*About this exercise*.
Copy all of the data below exactly as it is given.

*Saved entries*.
....

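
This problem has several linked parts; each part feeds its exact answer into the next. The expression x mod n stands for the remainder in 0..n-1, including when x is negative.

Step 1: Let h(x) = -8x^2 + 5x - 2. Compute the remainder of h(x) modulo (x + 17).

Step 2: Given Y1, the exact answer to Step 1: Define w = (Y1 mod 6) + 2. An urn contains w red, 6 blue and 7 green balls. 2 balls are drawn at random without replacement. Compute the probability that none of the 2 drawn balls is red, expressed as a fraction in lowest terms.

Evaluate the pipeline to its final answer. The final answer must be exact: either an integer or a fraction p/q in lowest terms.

13/20

Step 1: remainder = value at the root: -8*(-17)^2 + 5*(-17)^1 - 2 = (-2312) + (-85) + (-2) = -2399; answer -2399
Step 2: Y1 = -2399; w = 3; total draws C(16,2) = 120; favorable C(13,2) = 78; P = 13/20; answer 13/20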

....

*Your solution*.
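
This problem has several linked parts; each part feeds its exact answer into the next. The expression x mod n stands for the remainder in 0..n-1, including when x is negative.

Step 1: Let h(x) = -8x^2 + 5x - 2. Compute the remainder of h(x) modulo (x + 17).

Step 2: Given Y1, the exact answer to Step 1: Define w = (Y1 mod 6) + 2. An urn contains w red, 6 blue and 7 green balls. 2 balls are drawn at random without replacement. Compute the probability that none of the 2 drawn balls is red, expressed as a fraction in lowest terms.

Evaluate the pipeline to its final answer. The final answer must be exact: either an integer or a fraction p/q in lowest terms.

13/20

Step 1: remainder = value at the root: -8*(-17)^2 + 5*(-17)^1 - 2 = (-2312) + (-85) + (-2) = -2399; answer -2399
Step 2: Y1 = -2399; w = 3; total draws C(16,2) = 120; favorable C(13,2) = 78; P = 13/20; answer 13/20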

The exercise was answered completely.